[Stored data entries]
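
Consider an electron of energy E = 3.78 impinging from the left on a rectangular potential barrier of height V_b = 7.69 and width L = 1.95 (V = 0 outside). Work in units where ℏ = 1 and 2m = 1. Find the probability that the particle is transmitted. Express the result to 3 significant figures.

T = 0.00179

Since E < V_b the interior solution is evanescent with decay constant κ = √(2m(V_b − E))/ℏ = 1.977.
κL = 3.856, sinh(κL) = 23.62.
Matching ψ, ψ′ at both faces gives T = [1 + V_b² sinh²(κL) / (4E(V_b − E))]⁻¹ = 1/559.3 = 0.00179.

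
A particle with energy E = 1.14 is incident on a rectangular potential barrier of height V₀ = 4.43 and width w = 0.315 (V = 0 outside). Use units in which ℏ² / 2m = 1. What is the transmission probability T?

T = 0.678

Since E < V₀ the interior solution is evanescent with decay constant κ = √(2m(V₀ − E))/ℏ = 1.814.
κw = 0.5714, sinh(κw) = 0.6030.
The exact tunnelling result is T⁻¹ = 1 + V₀² sinh²(κw) / [4E(V₀ − E)] = 1.476, so T = 0.678.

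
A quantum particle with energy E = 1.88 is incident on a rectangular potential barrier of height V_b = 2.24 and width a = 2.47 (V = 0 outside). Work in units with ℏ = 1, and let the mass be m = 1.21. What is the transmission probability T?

E < V_b: inside the barrier ψ ∝ e^{±κx} with κ = √(2m(V_b − E))/ℏ = 0.9334.
κa = 2.305, sinh(κa) = 4.964.
The exact tunnelling result is T⁻¹ = 1 + V_b² sinh²(κa) / [4E(V_b − E)] = 46.68, so T = 0.0214.

T = 0.0214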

| Task statement |
Each entry above must be set down again without alteration.

| Final answer |
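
Consider an electron of energy E = 3.78 impinging from the left on a rectangular potential barrier of height V_b = 7.69 and width L = 1.95 (V = 0 outside). Work in units where ℏ = 1 and 2m = 1. Find the probability that the particle is transmitted. Express the result to 3 significant figures.

T = 0.00179

Since E < V_b the interior solution is evanescent with decay constant κ = √(2m(V_b − E))/ℏ = 1.977.
κL = 3.856, sinh(κL) = 23.62.
Matching ψ, ψ′ at both faces gives T = [1 + V_b² sinh²(κL) / (4E(V_b − E))]⁻¹ = 1/559.3 = 0.00179.

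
A particle with energy E = 1.14 is incident on a rectangular potential barrier of height V₀ = 4.43 and width w = 0.315 (V = 0 outside). Use units in which ℏ² / 2m = 1. What is the transmission probability T?

T = 0.678

Since E < V₀ the interior solution is evanescent with decay constant κ = √(2m(V₀ − E))/ℏ = 1.814.
κw = 0.5714, sinh(κw) = 0.6030.
The exact tunnelling result is T⁻¹ = 1 + V₀² sinh²(κw) / [4E(V₀ − E)] = 1.476, so T = 0.678.

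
A quantum particle with energy E = 1.88 is incident on a rectangular potential barrier of height V_b = 2.24 and width a = 2.47 (V = 0 outside). Work in units with ℏ = 1, and let the mass be m = 1.21. What is the transmission probability T?

E < V_b: inside the barrier ψ ∝ e^{±κx} with κ = √(2m(V_b − E))/ℏ = 0.9334.
κa = 2.305, sinh(κa) = 4.964.
The exact tunnelling result is T⁻¹ = 1 + V_b² sinh²(κa) / [4E(V_b − E)] = 46.68, so T = 0.0214.

T = 0.0214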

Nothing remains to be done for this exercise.